## YOUR TASK
From the line below that contains "3. cancel(order #1)" to the line that contains "6. [order #4] limit_sell(price=95, qty=10)", repeat every line exactly, both ends included, and nothing else.

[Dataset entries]
- - - - - - -

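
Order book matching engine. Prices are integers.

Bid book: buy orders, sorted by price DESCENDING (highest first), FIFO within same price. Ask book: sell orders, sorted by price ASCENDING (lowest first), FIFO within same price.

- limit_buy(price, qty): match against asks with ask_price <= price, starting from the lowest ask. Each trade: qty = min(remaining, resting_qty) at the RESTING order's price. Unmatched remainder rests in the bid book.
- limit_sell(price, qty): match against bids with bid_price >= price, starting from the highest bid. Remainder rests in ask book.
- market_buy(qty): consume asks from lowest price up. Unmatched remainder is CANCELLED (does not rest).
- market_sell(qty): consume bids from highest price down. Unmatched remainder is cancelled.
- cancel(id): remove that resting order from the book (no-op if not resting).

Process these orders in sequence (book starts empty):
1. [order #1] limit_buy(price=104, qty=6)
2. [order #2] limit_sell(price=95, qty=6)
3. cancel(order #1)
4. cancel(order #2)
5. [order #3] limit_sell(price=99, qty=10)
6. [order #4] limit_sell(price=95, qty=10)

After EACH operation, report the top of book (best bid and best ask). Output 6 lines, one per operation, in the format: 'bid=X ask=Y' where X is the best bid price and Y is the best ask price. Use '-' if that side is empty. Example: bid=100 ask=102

Answer: bid=104 ask=-
bid=- ask=-
bid=- ask=-
bid=- ask=-
bid=- ask=99
bid=- ask=95

Derivation:
After op 1 [order #1] limit_buy(price=104, qty=6): fills=none; bids=[#1:6@104] asks=[-]
After op 2 [order #2] limit_sell(price=95, qty=6): fills=#1x#2:6@104; bids=[-] asks=[-]
After op 3 cancel(order #1): fills=none; bids=[-] asks=[-]
After op 4 cancel(order #2): fills=none; bids=[-] asks=[-]
After op 5 [order #3] limit_sell(price=99, qty=10): fills=none; bids=[-] asks=[#3:10@99]
After op 6 [order #4] limit_sell(price=95, qty=10): fills=none; bids=[-] asks=[#4:10@95 #3:10@99]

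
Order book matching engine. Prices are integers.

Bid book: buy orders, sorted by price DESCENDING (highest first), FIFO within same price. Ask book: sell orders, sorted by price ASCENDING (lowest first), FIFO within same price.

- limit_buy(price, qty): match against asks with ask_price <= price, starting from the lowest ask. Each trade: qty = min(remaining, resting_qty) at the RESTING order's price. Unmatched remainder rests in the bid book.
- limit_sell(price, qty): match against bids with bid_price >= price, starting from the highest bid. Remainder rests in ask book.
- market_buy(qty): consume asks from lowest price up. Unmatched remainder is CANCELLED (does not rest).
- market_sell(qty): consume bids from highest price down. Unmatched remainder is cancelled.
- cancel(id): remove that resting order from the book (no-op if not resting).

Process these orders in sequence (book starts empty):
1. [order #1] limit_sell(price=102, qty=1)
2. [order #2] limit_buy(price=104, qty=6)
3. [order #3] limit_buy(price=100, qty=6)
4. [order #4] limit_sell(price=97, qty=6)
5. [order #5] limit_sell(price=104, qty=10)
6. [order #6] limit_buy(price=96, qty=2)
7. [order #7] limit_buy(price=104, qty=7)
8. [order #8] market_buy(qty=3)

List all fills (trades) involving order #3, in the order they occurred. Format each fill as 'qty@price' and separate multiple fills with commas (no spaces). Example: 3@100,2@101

Answer: 1@100

Derivation:
After op 1 [order #1] limit_sell(price=102, qty=1): fills=none; bids=[-] asks=[#1:1@102]
After op 2 [order #2] limit_buy(price=104, qty=6): fills=#2x#1:1@102; bids=[#2:5@104] asks=[-]
After op 3 [order #3] limit_buy(price=100, qty=6): fills=none; bids=[#2:5@104 #3:6@100] asks=[-]
After op 4 [order #4] limit_sell(price=97, qty=6): fills=#2x#4:5@104 #3x#4:1@100; bids=[#3:5@100] asks=[-]
After op 5 [order #5] limit_sell(price=104, qty=10): fills=none; bids=[#3:5@100] asks=[#5:10@104]
After op 6 [order #6] limit_buy(price=96, qty=2): fills=none; bids=[#3:5@100 #6:2@96] asks=[#5:10@104]
After op 7 [order #7] limit_buy(price=104, qty=7): fills=#7x#5:7@104; bids=[#3:5@100 #6:2@96] asks=[#5:3@104]
After op 8 [order #8] market_buy(qty=3): fills=#8x#5:3@104; bids=[#3:5@100 #6:2@96] asks=[-]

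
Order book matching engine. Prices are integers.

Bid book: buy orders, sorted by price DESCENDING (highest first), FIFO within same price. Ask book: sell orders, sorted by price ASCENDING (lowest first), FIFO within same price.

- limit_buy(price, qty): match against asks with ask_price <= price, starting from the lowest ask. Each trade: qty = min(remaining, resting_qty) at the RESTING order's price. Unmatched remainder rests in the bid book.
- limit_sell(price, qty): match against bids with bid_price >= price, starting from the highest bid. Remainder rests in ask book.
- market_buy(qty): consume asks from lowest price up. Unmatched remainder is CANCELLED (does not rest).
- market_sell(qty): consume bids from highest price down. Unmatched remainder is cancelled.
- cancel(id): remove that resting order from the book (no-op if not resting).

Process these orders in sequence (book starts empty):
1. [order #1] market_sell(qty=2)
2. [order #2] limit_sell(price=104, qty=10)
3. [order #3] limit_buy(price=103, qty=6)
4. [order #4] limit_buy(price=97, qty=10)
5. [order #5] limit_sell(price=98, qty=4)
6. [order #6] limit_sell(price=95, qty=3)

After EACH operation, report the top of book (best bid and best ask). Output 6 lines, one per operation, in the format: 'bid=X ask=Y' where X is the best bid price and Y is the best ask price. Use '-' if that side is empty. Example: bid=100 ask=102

After op 1 [order #1] market_sell(qty=2): fills=none; bids=[-] asks=[-]
After op 2 [order #2] limit_sell(price=104, qty=10): fills=none; bids=[-] asks=[#2:10@104]
After op 3 [order #3] limit_buy(price=103, qty=6): fills=none; bids=[#3:6@103] asks=[#2:10@104]
After op 4 [order #4] limit_buy(price=97, qty=10): fills=none; bids=[#3:6@103 #4:10@97] asks=[#2:10@104]
After op 5 [order #5] limit_sell(price=98, qty=4): fills=#3x#5:4@103; bids=[#3:2@103 #4:10@97] asks=[#2:10@104]
After op 6 [order #6] limit_sell(price=95, qty=3): fills=#3x#6:2@103 #4x#6:1@97; bids=[#4:9@97] asks=[#2:10@104]

Answer: bid=- ask=-
bid=- ask=104
bid=103 ask=104
bid=103 ask=104
bid=103 ask=104
bid=97 ask=104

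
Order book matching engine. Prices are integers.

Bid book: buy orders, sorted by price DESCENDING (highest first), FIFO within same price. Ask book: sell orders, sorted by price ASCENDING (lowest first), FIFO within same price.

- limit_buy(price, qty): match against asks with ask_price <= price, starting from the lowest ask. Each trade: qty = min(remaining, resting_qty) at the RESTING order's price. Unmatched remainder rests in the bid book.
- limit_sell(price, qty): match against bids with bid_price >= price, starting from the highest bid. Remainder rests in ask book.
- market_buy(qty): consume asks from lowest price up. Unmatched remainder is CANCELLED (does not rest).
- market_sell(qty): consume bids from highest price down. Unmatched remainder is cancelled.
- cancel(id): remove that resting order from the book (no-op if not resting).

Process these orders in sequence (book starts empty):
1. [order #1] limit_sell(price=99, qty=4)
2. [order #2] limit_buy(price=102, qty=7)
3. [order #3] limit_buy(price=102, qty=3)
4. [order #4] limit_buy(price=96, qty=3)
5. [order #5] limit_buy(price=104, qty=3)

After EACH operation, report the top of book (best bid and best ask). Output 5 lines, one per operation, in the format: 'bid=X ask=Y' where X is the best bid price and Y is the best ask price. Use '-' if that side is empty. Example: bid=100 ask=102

After op 1 [order #1] limit_sell(price=99, qty=4): fills=none; bids=[-] asks=[#1:4@99]
After op 2 [order #2] limit_buy(price=102, qty=7): fills=#2x#1:4@99; bids=[#2:3@102] asks=[-]
After op 3 [order #3] limit_buy(price=102, qty=3): fills=none; bids=[#2:3@102 #3:3@102] asks=[-]
After op 4 [order #4] limit_buy(price=96, qty=3): fills=none; bids=[#2:3@102 #3:3@102 #4:3@96] asks=[-]
After op 5 [order #5] limit_buy(price=104, qty=3): fills=none; bids=[#5:3@104 #2:3@102 #3:3@102 #4:3@96] asks=[-]

Answer: bid=- ask=99
bid=102 ask=-
bid=102 ask=-
bid=102 ask=-
bid=104 ask=-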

- - - - - - -

## THE ANSWER
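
3. cancel(order #1)
4. cancel(order #2)
5. [order #3] limit_sell(price=99, qty=10)
6. [order #4] limit_sell(price=95, qty=10)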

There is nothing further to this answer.